= Beginning of Section =
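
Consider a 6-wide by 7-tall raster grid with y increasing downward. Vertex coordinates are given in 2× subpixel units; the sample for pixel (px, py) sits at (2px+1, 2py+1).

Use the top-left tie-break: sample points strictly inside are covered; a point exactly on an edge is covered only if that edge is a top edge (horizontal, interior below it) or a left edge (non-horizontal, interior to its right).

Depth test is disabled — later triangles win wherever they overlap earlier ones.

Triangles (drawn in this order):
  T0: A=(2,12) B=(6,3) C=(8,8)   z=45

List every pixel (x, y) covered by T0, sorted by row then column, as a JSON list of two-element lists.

T0:
  2·area = 38
  edge (2, 12)→(6, 3): d=(4,-9) top-left  bias=+0
  edge (6, 3)→(8, 8): d=(2,5) right/bottom  bias=-1
  edge (8, 8)→(2, 12): d=(-6,4) right/bottom  bias=-1
    (2,3)@(5, 7): e=[7,13,18] → █
    (3,3)@(7, 7): e=[25,3,10] → █
    (4,3)@(9, 7): e=[43,-7,2] → ·
    (2,4)@(5, 9): e=[15,17,6] → █
    (3,4)@(7, 9): e=[33,7,-2] → ·
    (1,5)@(3, 11): e=[5,31,2] → █
    (2,5)@(5, 11): e=[23,21,-6] → ·
    (1,6)@(3, 13): e=[13,35,-10] → ·
  covered (4 px):
    · · · · · ·
    · · · · · ·
    · · · · · ·
    · · █ █ · ·
    · · █ · · ·
    · █ · · · ·
    · · · · · ·

Final: [[2,3],[3,3],[2,4],[1,5]]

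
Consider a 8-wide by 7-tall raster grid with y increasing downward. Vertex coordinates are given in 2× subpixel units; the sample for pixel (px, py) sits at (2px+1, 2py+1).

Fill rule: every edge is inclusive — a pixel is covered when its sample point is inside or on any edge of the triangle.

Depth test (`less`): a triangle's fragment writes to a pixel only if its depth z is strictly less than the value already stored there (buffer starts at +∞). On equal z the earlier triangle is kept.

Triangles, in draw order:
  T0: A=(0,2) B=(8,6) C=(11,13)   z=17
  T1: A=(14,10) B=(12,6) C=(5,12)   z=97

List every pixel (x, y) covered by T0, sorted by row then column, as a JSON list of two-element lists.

T0:
  2·area = 44
  edge (0, 2)→(8, 6): d=(8,4) inclusive
  edge (8, 6)→(11, 13): d=(3,7) inclusive
  edge (11, 13)→(0, 2): d=(-11,-11) inclusive
    (0,1)@(1, 3): e=[4,40,0] → X  [on edge]
    (1,1)@(3, 3): e=[-4,26,22] → .
    (0,2)@(1, 5): e=[20,46,-22] → .
    (1,2)@(3, 5): e=[12,32,0] → X  [on edge]
    (2,2)@(5, 5): e=[4,18,22] → X
    (3,2)@(7, 5): e=[-4,4,44] → .
    (1,3)@(3, 7): e=[28,38,-22] → .
    (2,3)@(5, 7): e=[20,24,0] → X  [on edge]
    (3,3)@(7, 7): e=[12,10,22] → X
    (4,3)@(9, 7): e=[4,-4,44] → .
    (2,4)@(5, 9): e=[36,30,-22] → .
    (3,4)@(7, 9): e=[28,16,0] → X  [on edge]
    (4,5)@(9, 11): e=[36,8,0] → X  [on edge]
    (5,6)@(11, 13): e=[44,0,0] → X  [on edge]
  covered (9 px):
    . . . . . . . .
    X . . . . . . .
    . X X . . . . .
    . . X X . . . .
    . . . X X . . .
    . . . . X . . .
    . . . . . X . .
T1:
  2·area = 40  (B↔C swapped to make it positive)
  edge (14, 10)→(5, 12): d=(-9,2) inclusive
  edge (5, 12)→(12, 6): d=(7,-6) inclusive
  edge (12, 6)→(14, 10): d=(2,4) inclusive
    (5,3)@(11, 7): e=[33,1,6] → X
    (6,3)@(13, 7): e=[29,13,-2] → .
    (4,4)@(9, 9): e=[19,3,18] → X
    (6,4)@(13, 9): e=[11,27,2] → X
    (7,4)@(15, 9): e=[7,39,-6] → .
    (3,5)@(7, 11): e=[5,5,30] → X
    (5,5)@(11, 11): e=[-3,29,14] → .
    (6,5)@(13, 11): e=[-7,41,6] → .
    (3,6)@(7, 13): e=[-13,19,34] → .
    (4,6)@(9, 13): e=[-17,31,26] → .
  covered (6 px):
    . . . . . . . .
    . . . . . . . .
    . . . . . . . .
    . . . . . X . .
    . . . . X X X .
    . . . X X . . .
    . . . . . . . .

Answer: [[0,1],[1,2],[2,2],[2,3],[3,3],[3,4],[4,4],[4,5],[5,6]]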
= End of Section =
Problem: The answer must be the full listing, restated word for word.

Reply to the exercise:
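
Consider a 6-wide by 7-tall raster grid with y increasing downward. Vertex coordinates are given in 2× subpixel units; the sample for pixel (px, py) sits at (2px+1, 2py+1).

Use the top-left tie-break: sample points strictly inside are covered; a point exactly on an edge is covered only if that edge is a top edge (horizontal, interior below it) or a left edge (non-horizontal, interior to its right).

Depth test is disabled — later triangles win wherever they overlap earlier ones.

Triangles (drawn in this order):
  T0: A=(2,12) B=(6,3) C=(8,8)   z=45

List every pixel (x, y) covered by T0, sorted by row then column, as a JSON list of two-element lists.

T0:
  2·area = 38
  edge (2, 12)→(6, 3): d=(4,-9) top-left  bias=+0
  edge (6, 3)→(8, 8): d=(2,5) right/bottom  bias=-1
  edge (8, 8)→(2, 12): d=(-6,4) right/bottom  bias=-1
    (2,3)@(5, 7): e=[7,13,18] → █
    (3,3)@(7, 7): e=[25,3,10] → █
    (4,3)@(9, 7): e=[43,-7,2] → ·
    (2,4)@(5, 9): e=[15,17,6] → █
    (3,4)@(7, 9): e=[33,7,-2] → ·
    (1,5)@(3, 11): e=[5,31,2] → █
    (2,5)@(5, 11): e=[23,21,-6] → ·
    (1,6)@(3, 13): e=[13,35,-10] → ·
  covered (4 px):
    · · · · · ·
    · · · · · ·
    · · · · · ·
    · · █ █ · ·
    · · █ · · ·
    · █ · · · ·
    · · · · · ·

Final: [[2,3],[3,3],[2,4],[1,5]]

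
Consider a 8-wide by 7-tall raster grid with y increasing downward. Vertex coordinates are given in 2× subpixel units; the sample for pixel (px, py) sits at (2px+1, 2py+1).

Fill rule: every edge is inclusive — a pixel is covered when its sample point is inside or on any edge of the triangle.

Depth test (`less`): a triangle's fragment writes to a pixel only if its depth z is strictly less than the value already stored there (buffer starts at +∞). On equal z the earlier triangle is kept.

Triangles, in draw order:
  T0: A=(0,2) B=(8,6) C=(11,13)   z=17
  T1: A=(14,10) B=(12,6) C=(5,12)   z=97

List every pixel (x, y) covered by T0, sorted by row then column, as a JSON list of two-element lists.

T0:
  2·area = 44
  edge (0, 2)→(8, 6): d=(8,4) inclusive
  edge (8, 6)→(11, 13): d=(3,7) inclusive
  edge (11, 13)→(0, 2): d=(-11,-11) inclusive
    (0,1)@(1, 3): e=[4,40,0] → X  [on edge]
    (1,1)@(3, 3): e=[-4,26,22] → .
    (0,2)@(1, 5): e=[20,46,-22] → .
    (1,2)@(3, 5): e=[12,32,0] → X  [on edge]
    (2,2)@(5, 5): e=[4,18,22] → X
    (3,2)@(7, 5): e=[-4,4,44] → .
    (1,3)@(3, 7): e=[28,38,-22] → .
    (2,3)@(5, 7): e=[20,24,0] → X  [on edge]
    (3,3)@(7, 7): e=[12,10,22] → X
    (4,3)@(9, 7): e=[4,-4,44] → .
    (2,4)@(5, 9): e=[36,30,-22] → .
    (3,4)@(7, 9): e=[28,16,0] → X  [on edge]
    (4,5)@(9, 11): e=[36,8,0] → X  [on edge]
    (5,6)@(11, 13): e=[44,0,0] → X  [on edge]
  covered (9 px):
    . . . . . . . .
    X . . . . . . .
    . X X . . . . .
    . . X X . . . .
    . . . X X . . .
    . . . . X . . .
    . . . . . X . .
T1:
  2·area = 40  (B↔C swapped to make it positive)
  edge (14, 10)→(5, 12): d=(-9,2) inclusive
  edge (5, 12)→(12, 6): d=(7,-6) inclusive
  edge (12, 6)→(14, 10): d=(2,4) inclusive
    (5,3)@(11, 7): e=[33,1,6] → X
    (6,3)@(13, 7): e=[29,13,-2] → .
    (4,4)@(9, 9): e=[19,3,18] → X
    (6,4)@(13, 9): e=[11,27,2] → X
    (7,4)@(15, 9): e=[7,39,-6] → .
    (3,5)@(7, 11): e=[5,5,30] → X
    (5,5)@(11, 11): e=[-3,29,14] → .
    (6,5)@(13, 11): e=[-7,41,6] → .
    (3,6)@(7, 13): e=[-13,19,34] → .
    (4,6)@(9, 13): e=[-17,31,26] → .
  covered (6 px):
    . . . . . . . .
    . . . . . . . .
    . . . . . . . .
    . . . . . X . .
    . . . . X X X .
    . . . X X . . .
    . . . . . . . .

Answer: [[0,1],[1,2],[2,2],[2,3],[3,3],[3,4],[4,4],[4,5],[5,6]]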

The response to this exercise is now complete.